*How to complete this task*
Copy the data exactly, line for line.

*Extracted information*
=-=-=

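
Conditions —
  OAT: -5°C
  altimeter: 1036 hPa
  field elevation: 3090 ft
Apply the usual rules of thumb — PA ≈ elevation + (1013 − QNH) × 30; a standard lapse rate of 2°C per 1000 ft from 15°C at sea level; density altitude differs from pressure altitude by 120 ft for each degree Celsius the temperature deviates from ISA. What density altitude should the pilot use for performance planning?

Pressure altitude = 3090 + (1013 − 1036) × 30 = 3090 + (-690) = 2400 ft.
ISA temperature at 2400 ft = 15 − 2 × (2400/1000) = 10.2°C.
ISA deviation = -5 − 10.2 = -15.2°C.
Density altitude = 2400 + 120 × (-15.2) = 576 ft.

576 ft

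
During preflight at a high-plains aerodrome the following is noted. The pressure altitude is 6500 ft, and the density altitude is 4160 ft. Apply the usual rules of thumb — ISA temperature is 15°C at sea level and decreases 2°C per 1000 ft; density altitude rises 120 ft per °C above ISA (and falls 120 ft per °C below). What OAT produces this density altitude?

Density altitude − pressure altitude = 4160 − 6500 = -2340 ft.
At 120 ft/°C that is an ISA deviation of -2340/120 = -19.5°C.
ISA temperature at 6500 ft = 15 − 2 × (6500/1000) = 2°C.
OAT = ISA + deviation = 2 + (-19.5) = -17.5°C.

-17.5°C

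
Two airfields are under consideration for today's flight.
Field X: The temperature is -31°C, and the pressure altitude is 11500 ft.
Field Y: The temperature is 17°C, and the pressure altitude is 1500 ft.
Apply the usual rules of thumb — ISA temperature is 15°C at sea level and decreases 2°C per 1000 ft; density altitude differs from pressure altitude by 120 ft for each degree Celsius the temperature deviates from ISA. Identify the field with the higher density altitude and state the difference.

Field X by 6640 ft

Field X: ISA temp = -8°C, deviation -23°C, DA = 11500 + 120 × (-23) = 8740 ft.
Field Y: ISA temp = 12°C, deviation +5°C, DA = 1500 + 120 × 5 = 2100 ft.
Field X is higher by 8740 − 2100 = 6640 ft.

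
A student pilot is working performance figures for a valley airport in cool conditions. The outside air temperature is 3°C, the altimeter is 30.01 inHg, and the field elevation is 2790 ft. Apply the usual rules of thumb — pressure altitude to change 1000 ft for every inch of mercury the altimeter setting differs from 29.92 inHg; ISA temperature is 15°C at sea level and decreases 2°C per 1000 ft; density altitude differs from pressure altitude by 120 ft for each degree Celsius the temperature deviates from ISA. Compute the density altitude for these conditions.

1908 ft

Pressure altitude = 2790 + (29.92 − 30.01) × 1000 = 2790 + (-90) = 2700 ft.
ISA temperature at 2700 ft = 15 − 2 × (2700/1000) = 9.6°C.
ISA deviation = 3 − 9.6 = -6.6°C.
Density altitude = 2700 + 120 × (-6.6) = 1908 ft.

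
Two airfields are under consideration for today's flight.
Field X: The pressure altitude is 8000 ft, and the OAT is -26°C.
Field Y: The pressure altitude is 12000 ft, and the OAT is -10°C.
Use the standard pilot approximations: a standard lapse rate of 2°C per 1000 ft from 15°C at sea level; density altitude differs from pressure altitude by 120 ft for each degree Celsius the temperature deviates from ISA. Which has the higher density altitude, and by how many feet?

Field X: ISA temp = -1°C, deviation -25°C, DA = 8000 + 120 × (-25) = 5000 ft.
Field Y: ISA temp = -9°C, deviation -1°C, DA = 12000 + 120 × (-1) = 11880 ft.
Field Y is higher by 11880 − 5000 = 6880 ft.

Field Y by 6880 ft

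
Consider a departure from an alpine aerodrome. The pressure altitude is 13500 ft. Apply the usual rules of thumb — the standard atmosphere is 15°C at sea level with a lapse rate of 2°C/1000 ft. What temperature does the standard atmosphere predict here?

-12°C

ISA temperature = 15 − 2 × (13500/1000) = 15 − 27 = -12°C.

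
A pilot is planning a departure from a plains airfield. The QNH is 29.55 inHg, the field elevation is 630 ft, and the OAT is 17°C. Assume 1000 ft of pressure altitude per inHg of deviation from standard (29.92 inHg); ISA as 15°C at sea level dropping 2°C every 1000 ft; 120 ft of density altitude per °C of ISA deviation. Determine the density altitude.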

=-=-=

*Answer to the exercise*
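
Conditions —
  OAT: -5°C
  altimeter: 1036 hPa
  field elevation: 3090 ft
Apply the usual rules of thumb — PA ≈ elevation + (1013 − QNH) × 30; a standard lapse rate of 2°C per 1000 ft from 15°C at sea level; density altitude differs from pressure altitude by 120 ft for each degree Celsius the temperature deviates from ISA. What density altitude should the pilot use for performance planning?

Pressure altitude = 3090 + (1013 − 1036) × 30 = 3090 + (-690) = 2400 ft.
ISA temperature at 2400 ft = 15 − 2 × (2400/1000) = 10.2°C.
ISA deviation = -5 − 10.2 = -15.2°C.
Density altitude = 2400 + 120 × (-15.2) = 576 ft.

576 ft

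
During preflight at a high-plains aerodrome the following is noted. The pressure altitude is 6500 ft, and the density altitude is 4160 ft. Apply the usual rules of thumb — ISA temperature is 15°C at sea level and decreases 2°C per 1000 ft; density altitude rises 120 ft per °C above ISA (and falls 120 ft per °C below). What OAT produces this density altitude?

Density altitude − pressure altitude = 4160 − 6500 = -2340 ft.
At 120 ft/°C that is an ISA deviation of -2340/120 = -19.5°C.
ISA temperature at 6500 ft = 15 − 2 × (6500/1000) = 2°C.
OAT = ISA + deviation = 2 + (-19.5) = -17.5°C.

-17.5°C

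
Two airfields are under consideration for today's flight.
Field X: The temperature is -31°C, and the pressure altitude is 11500 ft.
Field Y: The temperature is 17°C, and the pressure altitude is 1500 ft.
Apply the usual rules of thumb — ISA temperature is 15°C at sea level and decreases 2°C per 1000 ft; density altitude differs from pressure altitude by 120 ft for each degree Celsius the temperature deviates from ISA. Identify the field with the higher density altitude and state the difference.

Field X by 6640 ft

Field X: ISA temp = -8°C, deviation -23°C, DA = 11500 + 120 × (-23) = 8740 ft.
Field Y: ISA temp = 12°C, deviation +5°C, DA = 1500 + 120 × 5 = 2100 ft.
Field X is higher by 8740 − 2100 = 6640 ft.

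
A student pilot is working performance figures for a valley airport in cool conditions. The outside air temperature is 3°C, the altimeter is 30.01 inHg, and the field elevation is 2790 ft. Apply the usual rules of thumb — pressure altitude to change 1000 ft for every inch of mercury the altimeter setting differs from 29.92 inHg; ISA temperature is 15°C at sea level and decreases 2°C per 1000 ft; density altitude differs from pressure altitude by 120 ft for each degree Celsius the temperature deviates from ISA. Compute the density altitude for these conditions.

1908 ft

Pressure altitude = 2790 + (29.92 − 30.01) × 1000 = 2790 + (-90) = 2700 ft.
ISA temperature at 2700 ft = 15 − 2 × (2700/1000) = 9.6°C.
ISA deviation = 3 − 9.6 = -6.6°C.
Density altitude = 2700 + 120 × (-6.6) = 1908 ft.

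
Two airfields are under consideration for today's flight.
Field X: The pressure altitude is 8000 ft, and the OAT is -26°C.
Field Y: The pressure altitude is 12000 ft, and the OAT is -10°C.
Use the standard pilot approximations: a standard lapse rate of 2°C per 1000 ft from 15°C at sea level; density altitude differs from pressure altitude by 120 ft for each degree Celsius the temperature deviates from ISA. Which has the higher density altitude, and by how many feet?

Field X: ISA temp = -1°C, deviation -25°C, DA = 8000 + 120 × (-25) = 5000 ft.
Field Y: ISA temp = -9°C, deviation -1°C, DA = 12000 + 120 × (-1) = 11880 ft.
Field Y is higher by 11880 − 5000 = 6880 ft.

Field Y by 6880 ft

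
Consider a departure from an alpine aerodrome. The pressure altitude is 13500 ft. Apply the usual rules of thumb — the standard atmosphere is 15°C at sea level with a lapse rate of 2°C/1000 ft. What temperature does the standard atmosphere predict here?

-12°C

ISA temperature = 15 − 2 × (13500/1000) = 15 − 27 = -12°C.

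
A pilot is planning a departure from a plains airfield. The QNH is 29.55 inHg, the field elevation is 630 ft, and the OAT is 17°C. Assume 1000 ft of pressure altitude per inHg of deviation from standard (29.92 inHg); ISA as 15°C at sea level dropping 2°C every 1000 ft; 120 ft of density altitude per °C of ISA deviation. Determine the density altitude.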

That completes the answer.